#### PROBLEM TO WORK ON:
In the records below, find the line with "Rina, Ugo, Bashir, Imani, Gita, and" and the line with "9:15 AM to 11 AM is fine."; return exactly those lines and every line between them.

#### THE INPUT:
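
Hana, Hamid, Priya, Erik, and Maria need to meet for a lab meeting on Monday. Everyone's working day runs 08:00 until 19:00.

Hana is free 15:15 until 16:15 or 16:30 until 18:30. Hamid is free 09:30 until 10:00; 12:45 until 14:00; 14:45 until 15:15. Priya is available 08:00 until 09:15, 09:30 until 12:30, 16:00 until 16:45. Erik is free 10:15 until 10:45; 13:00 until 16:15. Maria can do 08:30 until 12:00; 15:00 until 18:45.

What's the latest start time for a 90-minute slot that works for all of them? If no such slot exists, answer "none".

none

Hana ∩ Hamid: ∅.
Hana ∩ Hamid ∩ Priya: ∅.
Hana ∩ Hamid ∩ Priya ∩ Erik: ∅.
Hana ∩ Hamid ∩ Priya ∩ Erik ∩ Maria: ∅.
There is no time when everyone is free.
No common window is at least 90 minutes long.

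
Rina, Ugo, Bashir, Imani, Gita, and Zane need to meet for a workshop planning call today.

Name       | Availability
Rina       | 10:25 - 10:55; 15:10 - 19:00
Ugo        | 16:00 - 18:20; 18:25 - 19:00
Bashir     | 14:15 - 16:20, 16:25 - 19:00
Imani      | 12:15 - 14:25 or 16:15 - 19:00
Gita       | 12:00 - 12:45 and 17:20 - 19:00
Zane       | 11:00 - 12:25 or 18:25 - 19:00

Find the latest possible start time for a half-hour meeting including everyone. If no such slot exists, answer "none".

Rina ∩ Ugo: 16:00-18:20, 18:25-19:00.
Rina ∩ Ugo ∩ Bashir: 16:00-16:20, 16:25-18:20, 18:25-19:00.
Rina ∩ Ugo ∩ Bashir ∩ Imani: 16:15-16:20, 16:25-18:20, 18:25-19:00.
Rina ∩ Ugo ∩ Bashir ∩ Imani ∩ Gita: 17:20-18:20, 18:25-19:00.
Rina ∩ Ugo ∩ Bashir ∩ Imani ∩ Gita ∩ Zane: 18:25-19:00.
So the common availability across everyone is 18:25-19:00.
The last common window of at least 30 minutes is 18:25-19:00; a 30-minute meeting can start as late as 18:30 and still end by 19:00.

18:30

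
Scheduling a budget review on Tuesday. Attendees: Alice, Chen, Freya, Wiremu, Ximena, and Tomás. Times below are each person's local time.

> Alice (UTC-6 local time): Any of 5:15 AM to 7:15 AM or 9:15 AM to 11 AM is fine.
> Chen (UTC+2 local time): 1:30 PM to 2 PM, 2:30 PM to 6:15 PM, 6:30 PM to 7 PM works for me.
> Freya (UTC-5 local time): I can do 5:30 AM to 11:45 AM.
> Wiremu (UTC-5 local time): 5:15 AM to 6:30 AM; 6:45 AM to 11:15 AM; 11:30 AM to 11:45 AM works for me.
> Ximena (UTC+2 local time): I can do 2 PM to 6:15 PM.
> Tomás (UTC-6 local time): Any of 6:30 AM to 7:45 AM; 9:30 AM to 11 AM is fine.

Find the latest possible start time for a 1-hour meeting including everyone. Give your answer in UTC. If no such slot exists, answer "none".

none

Alice in UTC: 11:15-13:15, 15:15-17:00 (add 6h to convert from UTC-6).
Chen in UTC: 11:30-12:00, 12:30-16:15, 16:30-17:00 (subtract 2h to convert from UTC+2).
Freya in UTC: 10:30-16:45 (add 5h to convert from UTC-5).
Wiremu in UTC: 10:15-11:30, 11:45-16:15, 16:30-16:45 (add 5h to convert from UTC-5).
Ximena in UTC: 12:00-16:15 (subtract 2h to convert from UTC+2).
Tomás in UTC: 12:30-13:45, 15:30-17:00 (add 6h to convert from UTC-6).
Alice ∩ Chen: 11:30-12:00, 12:30-13:15, 15:15-16:15, 16:30-17:00.
Alice ∩ Chen ∩ Freya: 11:30-12:00, 12:30-13:15, 15:15-16:15, 16:30-16:45.
Alice ∩ Chen ∩ Freya ∩ Wiremu: 11:45-12:00, 12:30-13:15, 15:15-16:15, 16:30-16:45.
Alice ∩ Chen ∩ Freya ∩ Wiremu ∩ Ximena: 12:30-13:15, 15:15-16:15.
Alice ∩ Chen ∩ Freya ∩ Wiremu ∩ Ximena ∩ Tomás: 12:30-13:15, 15:30-16:15.
No common window is at least 60 minutes long.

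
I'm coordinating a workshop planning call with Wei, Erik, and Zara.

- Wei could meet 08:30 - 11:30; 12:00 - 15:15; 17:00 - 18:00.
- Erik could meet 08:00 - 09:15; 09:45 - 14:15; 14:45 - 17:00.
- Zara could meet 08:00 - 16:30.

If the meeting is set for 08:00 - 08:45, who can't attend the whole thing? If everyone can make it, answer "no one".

Wei: not fully free for 08:00-08:45. Erik: free for 08:00-08:45. Zara: free for 08:00-08:45.

Wei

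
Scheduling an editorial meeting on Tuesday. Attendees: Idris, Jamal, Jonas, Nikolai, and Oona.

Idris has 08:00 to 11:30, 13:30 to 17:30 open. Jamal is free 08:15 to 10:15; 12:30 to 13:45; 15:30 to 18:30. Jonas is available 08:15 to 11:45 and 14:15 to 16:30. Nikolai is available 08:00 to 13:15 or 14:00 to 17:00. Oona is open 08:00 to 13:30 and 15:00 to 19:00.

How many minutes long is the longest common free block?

Idris ∩ Jamal: 08:15-10:15, 13:30-13:45, 15:30-17:30.
Idris ∩ Jamal ∩ Jonas: 08:15-10:15, 15:30-16:30.
Idris ∩ Jamal ∩ Jonas ∩ Nikolai: 08:15-10:15, 15:30-16:30.
Idris ∩ Jamal ∩ Jonas ∩ Nikolai ∩ Oona: 08:15-10:15, 15:30-16:30.
Those are the intersection windows.
The longest is 08:15-10:15 at 120 minutes.

120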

#### SOLUTION FOR THIS TASK:
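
Rina, Ugo, Bashir, Imani, Gita, and Zane need to meet for a workshop planning call today.

Name       | Availability
Rina       | 10:25 - 10:55; 15:10 - 19:00
Ugo        | 16:00 - 18:20; 18:25 - 19:00
Bashir     | 14:15 - 16:20, 16:25 - 19:00
Imani      | 12:15 - 14:25 or 16:15 - 19:00
Gita       | 12:00 - 12:45 and 17:20 - 19:00
Zane       | 11:00 - 12:25 or 18:25 - 19:00

Find the latest possible start time for a half-hour meeting including everyone. If no such slot exists, answer "none".

Rina ∩ Ugo: 16:00-18:20, 18:25-19:00.
Rina ∩ Ugo ∩ Bashir: 16:00-16:20, 16:25-18:20, 18:25-19:00.
Rina ∩ Ugo ∩ Bashir ∩ Imani: 16:15-16:20, 16:25-18:20, 18:25-19:00.
Rina ∩ Ugo ∩ Bashir ∩ Imani ∩ Gita: 17:20-18:20, 18:25-19:00.
Rina ∩ Ugo ∩ Bashir ∩ Imani ∩ Gita ∩ Zane: 18:25-19:00.
So the common availability across everyone is 18:25-19:00.
The last common window of at least 30 minutes is 18:25-19:00; a 30-minute meeting can start as late as 18:30 and still end by 19:00.

18:30

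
Scheduling a budget review on Tuesday. Attendees: Alice, Chen, Freya, Wiremu, Ximena, and Tomás. Times below are each person's local time.

> Alice (UTC-6 local time): Any of 5:15 AM to 7:15 AM or 9:15 AM to 11 AM is fine.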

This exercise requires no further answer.